#### DATA PROVIDED ####
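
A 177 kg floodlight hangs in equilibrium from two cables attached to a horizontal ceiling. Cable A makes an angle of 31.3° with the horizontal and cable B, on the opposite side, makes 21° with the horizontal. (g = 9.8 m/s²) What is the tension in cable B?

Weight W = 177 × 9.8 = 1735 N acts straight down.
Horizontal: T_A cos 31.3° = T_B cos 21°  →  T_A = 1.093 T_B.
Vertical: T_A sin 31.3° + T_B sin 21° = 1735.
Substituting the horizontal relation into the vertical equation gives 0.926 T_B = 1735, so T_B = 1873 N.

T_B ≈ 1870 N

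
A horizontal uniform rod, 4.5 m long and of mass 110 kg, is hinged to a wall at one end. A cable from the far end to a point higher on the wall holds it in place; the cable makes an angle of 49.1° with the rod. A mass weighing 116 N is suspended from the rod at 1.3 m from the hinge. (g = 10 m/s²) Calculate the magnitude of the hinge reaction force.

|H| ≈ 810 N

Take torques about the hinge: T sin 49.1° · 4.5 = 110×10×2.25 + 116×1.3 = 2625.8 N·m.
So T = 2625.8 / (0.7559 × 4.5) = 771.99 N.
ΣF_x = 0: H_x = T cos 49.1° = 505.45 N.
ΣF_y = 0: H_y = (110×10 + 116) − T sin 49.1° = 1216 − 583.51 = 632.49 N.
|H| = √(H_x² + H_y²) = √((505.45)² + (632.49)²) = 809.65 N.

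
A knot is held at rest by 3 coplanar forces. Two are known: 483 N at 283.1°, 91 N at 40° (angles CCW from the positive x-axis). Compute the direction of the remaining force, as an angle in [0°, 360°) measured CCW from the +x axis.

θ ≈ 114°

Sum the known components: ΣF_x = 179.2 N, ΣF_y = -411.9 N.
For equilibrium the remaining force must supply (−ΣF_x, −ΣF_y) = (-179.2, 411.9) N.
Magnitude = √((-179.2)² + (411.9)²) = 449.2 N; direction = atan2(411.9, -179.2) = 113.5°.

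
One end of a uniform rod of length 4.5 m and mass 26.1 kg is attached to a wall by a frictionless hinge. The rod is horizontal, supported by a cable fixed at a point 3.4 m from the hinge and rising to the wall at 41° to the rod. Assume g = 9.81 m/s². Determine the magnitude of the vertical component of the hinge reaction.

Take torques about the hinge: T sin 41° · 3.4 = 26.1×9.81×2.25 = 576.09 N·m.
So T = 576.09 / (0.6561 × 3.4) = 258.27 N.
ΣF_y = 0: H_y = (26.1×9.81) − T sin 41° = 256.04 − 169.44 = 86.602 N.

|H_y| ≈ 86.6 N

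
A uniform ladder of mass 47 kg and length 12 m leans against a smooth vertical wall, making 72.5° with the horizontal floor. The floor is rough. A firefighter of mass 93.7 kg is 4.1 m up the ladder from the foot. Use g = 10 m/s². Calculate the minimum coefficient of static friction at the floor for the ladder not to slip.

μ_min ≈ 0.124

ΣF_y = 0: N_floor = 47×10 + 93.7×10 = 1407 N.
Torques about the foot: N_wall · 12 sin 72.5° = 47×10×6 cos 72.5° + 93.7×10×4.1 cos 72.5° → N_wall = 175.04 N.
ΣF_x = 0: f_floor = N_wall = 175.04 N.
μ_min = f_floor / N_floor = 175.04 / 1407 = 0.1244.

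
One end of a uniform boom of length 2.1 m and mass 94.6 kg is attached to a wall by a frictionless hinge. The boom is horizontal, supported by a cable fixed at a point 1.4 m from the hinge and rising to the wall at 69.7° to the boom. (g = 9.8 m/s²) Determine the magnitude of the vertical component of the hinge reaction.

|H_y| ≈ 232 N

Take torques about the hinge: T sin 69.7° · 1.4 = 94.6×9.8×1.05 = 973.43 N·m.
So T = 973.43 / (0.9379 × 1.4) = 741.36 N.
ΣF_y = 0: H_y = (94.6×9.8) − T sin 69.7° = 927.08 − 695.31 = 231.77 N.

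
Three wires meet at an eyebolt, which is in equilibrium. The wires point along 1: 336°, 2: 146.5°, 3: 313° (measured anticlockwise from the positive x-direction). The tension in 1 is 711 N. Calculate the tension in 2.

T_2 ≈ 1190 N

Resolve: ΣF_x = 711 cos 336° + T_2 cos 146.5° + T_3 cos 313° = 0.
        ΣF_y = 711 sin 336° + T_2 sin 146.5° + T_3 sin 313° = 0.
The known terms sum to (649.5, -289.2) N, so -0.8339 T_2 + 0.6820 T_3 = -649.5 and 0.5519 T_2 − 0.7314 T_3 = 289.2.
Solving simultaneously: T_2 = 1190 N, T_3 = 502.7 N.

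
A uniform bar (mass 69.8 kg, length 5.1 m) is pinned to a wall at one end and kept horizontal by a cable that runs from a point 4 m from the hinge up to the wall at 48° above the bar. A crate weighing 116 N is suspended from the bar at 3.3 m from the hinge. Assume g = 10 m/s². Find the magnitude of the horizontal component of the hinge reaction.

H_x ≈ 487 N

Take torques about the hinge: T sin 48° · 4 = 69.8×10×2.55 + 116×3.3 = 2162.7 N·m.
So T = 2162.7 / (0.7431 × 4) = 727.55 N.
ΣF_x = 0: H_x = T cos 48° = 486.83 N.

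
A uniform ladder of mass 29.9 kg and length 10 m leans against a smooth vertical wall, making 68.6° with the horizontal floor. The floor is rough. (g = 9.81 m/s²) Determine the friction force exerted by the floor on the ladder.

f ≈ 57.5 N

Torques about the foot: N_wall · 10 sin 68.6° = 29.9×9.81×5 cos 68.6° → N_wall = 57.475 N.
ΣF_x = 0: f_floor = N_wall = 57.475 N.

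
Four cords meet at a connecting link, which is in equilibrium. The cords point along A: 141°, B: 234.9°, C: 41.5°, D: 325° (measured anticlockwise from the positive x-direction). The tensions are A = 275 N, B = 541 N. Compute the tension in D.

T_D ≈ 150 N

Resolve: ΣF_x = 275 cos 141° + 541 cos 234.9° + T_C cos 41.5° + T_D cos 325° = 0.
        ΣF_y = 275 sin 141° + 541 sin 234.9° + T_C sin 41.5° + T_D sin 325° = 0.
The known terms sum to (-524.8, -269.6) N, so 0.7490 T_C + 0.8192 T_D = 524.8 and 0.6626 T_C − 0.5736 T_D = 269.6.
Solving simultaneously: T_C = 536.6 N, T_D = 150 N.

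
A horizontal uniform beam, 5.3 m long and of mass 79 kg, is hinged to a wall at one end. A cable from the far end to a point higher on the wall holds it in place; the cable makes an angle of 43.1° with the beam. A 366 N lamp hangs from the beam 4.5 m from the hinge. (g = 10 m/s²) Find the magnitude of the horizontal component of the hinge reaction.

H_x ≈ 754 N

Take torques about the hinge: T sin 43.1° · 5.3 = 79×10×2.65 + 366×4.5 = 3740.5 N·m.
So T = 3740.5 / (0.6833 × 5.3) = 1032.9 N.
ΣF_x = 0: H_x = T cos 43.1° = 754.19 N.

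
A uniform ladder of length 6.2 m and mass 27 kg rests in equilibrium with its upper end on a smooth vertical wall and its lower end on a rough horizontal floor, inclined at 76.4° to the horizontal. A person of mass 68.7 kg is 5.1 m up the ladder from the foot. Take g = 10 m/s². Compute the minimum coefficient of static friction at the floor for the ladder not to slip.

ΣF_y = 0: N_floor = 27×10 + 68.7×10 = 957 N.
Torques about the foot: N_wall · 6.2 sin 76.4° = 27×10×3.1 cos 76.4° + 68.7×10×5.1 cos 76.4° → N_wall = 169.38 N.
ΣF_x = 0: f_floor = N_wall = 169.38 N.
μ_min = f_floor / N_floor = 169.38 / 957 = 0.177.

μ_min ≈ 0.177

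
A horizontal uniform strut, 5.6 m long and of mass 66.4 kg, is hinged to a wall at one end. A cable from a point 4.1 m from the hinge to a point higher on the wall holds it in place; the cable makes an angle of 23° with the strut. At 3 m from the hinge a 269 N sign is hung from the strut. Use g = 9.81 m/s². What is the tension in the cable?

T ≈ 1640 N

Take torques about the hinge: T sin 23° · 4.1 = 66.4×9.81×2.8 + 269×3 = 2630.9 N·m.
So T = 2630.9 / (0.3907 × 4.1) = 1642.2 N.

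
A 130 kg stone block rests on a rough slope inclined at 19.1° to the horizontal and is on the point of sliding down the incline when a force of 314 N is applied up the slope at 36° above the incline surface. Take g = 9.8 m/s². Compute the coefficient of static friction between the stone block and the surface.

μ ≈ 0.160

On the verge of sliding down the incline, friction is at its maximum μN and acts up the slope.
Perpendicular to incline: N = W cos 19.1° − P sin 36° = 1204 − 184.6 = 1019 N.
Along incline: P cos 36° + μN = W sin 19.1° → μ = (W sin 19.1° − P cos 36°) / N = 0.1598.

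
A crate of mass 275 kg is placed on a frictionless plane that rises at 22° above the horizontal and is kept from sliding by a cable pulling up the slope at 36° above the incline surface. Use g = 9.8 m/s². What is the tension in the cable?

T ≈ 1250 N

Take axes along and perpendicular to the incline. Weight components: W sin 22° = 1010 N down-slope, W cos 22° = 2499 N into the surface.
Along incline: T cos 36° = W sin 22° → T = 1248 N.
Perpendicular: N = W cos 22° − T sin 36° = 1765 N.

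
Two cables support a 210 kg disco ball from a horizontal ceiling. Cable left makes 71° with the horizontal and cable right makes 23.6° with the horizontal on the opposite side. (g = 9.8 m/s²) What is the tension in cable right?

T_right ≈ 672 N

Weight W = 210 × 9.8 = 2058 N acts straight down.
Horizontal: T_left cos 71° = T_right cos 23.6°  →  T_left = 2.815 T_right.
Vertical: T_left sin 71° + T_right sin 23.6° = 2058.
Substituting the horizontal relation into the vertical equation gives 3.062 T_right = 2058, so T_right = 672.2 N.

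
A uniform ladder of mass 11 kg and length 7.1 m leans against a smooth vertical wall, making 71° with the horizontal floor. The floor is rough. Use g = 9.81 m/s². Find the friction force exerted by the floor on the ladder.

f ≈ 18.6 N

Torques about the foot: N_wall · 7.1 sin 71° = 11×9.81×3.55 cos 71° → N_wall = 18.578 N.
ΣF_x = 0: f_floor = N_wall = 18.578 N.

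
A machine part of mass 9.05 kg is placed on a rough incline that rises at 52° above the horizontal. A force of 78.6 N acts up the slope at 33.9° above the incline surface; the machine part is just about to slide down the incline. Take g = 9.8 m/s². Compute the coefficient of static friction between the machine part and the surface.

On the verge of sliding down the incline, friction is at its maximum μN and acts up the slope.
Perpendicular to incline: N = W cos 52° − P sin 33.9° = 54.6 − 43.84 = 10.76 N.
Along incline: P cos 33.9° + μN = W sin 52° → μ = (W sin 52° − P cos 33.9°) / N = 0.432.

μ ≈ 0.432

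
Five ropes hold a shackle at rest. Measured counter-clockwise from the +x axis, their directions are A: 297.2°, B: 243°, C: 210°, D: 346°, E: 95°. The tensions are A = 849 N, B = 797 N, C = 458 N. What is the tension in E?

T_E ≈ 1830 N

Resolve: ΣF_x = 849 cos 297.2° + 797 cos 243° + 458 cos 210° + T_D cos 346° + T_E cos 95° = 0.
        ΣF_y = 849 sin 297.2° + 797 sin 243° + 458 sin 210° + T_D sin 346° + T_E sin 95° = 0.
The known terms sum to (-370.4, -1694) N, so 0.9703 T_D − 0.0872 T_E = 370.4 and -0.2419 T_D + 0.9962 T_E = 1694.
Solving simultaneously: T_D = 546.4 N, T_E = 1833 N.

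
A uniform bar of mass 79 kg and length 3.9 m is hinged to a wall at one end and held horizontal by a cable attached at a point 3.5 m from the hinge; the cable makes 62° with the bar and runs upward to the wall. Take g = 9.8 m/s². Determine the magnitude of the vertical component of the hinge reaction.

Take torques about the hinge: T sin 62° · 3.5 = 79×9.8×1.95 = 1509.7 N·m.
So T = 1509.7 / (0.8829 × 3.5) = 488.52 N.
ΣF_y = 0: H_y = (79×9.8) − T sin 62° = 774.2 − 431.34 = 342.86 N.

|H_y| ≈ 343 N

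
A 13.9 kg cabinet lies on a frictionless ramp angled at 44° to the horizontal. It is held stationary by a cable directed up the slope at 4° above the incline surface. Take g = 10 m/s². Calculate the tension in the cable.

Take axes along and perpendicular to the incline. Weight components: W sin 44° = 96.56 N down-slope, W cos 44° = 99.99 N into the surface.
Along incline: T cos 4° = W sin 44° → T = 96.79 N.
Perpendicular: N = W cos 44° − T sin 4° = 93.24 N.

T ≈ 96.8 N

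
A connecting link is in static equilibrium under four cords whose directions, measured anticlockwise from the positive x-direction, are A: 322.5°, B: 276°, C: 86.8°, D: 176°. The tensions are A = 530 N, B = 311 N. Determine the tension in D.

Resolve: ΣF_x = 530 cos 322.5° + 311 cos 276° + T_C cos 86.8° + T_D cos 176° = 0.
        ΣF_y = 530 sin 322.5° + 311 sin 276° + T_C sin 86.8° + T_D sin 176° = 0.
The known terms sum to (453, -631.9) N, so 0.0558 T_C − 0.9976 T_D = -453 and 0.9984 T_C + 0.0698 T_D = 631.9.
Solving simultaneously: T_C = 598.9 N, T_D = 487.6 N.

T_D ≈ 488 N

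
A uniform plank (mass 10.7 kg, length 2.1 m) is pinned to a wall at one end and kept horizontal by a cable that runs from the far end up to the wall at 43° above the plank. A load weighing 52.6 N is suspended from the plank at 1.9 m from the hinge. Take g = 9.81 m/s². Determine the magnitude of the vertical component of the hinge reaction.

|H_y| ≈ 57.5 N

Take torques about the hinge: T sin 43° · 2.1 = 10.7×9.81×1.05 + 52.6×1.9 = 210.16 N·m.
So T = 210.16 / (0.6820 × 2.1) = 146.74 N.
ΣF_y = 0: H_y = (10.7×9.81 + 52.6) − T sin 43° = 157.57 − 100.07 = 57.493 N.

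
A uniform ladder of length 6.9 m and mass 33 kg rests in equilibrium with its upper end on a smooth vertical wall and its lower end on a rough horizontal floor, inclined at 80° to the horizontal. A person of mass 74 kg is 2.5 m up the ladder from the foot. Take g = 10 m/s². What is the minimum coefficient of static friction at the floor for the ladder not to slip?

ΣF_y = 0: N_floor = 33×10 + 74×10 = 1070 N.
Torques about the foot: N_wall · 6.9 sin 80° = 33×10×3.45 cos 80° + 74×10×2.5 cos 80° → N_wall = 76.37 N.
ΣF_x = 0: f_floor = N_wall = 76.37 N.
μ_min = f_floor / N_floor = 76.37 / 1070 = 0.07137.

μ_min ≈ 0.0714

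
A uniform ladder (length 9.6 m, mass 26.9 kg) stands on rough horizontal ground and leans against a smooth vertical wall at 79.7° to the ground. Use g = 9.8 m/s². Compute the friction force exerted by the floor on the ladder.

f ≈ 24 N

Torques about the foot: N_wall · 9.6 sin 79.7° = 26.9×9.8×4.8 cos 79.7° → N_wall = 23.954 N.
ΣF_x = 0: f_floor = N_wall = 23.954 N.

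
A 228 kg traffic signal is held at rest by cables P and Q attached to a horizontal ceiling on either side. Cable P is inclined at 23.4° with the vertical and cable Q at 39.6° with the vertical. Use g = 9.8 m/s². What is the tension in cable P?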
####
Everything from the line containing "A uniform ladder (length" to the last line of the data above must be set down exactly, both ends included, with no other lines.

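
A uniform ladder (length 9.6 m, mass 26.9 kg) stands on rough horizontal ground and leans against a smooth vertical wall at 79.7° to the ground. Use g = 9.8 m/s². Compute the friction force exerted by the floor on the ladder.

f ≈ 24 N

Torques about the foot: N_wall · 9.6 sin 79.7° = 26.9×9.8×4.8 cos 79.7° → N_wall = 23.954 N.
ΣF_x = 0: f_floor = N_wall = 23.954 N.

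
A 228 kg traffic signal is held at rest by cables P and Q attached to a horizontal ceiling on either side. Cable P is inclined at 23.4° with the vertical and cable Q at 39.6° with the vertical. Use g = 9.8 m/s². What is the tension in cable P?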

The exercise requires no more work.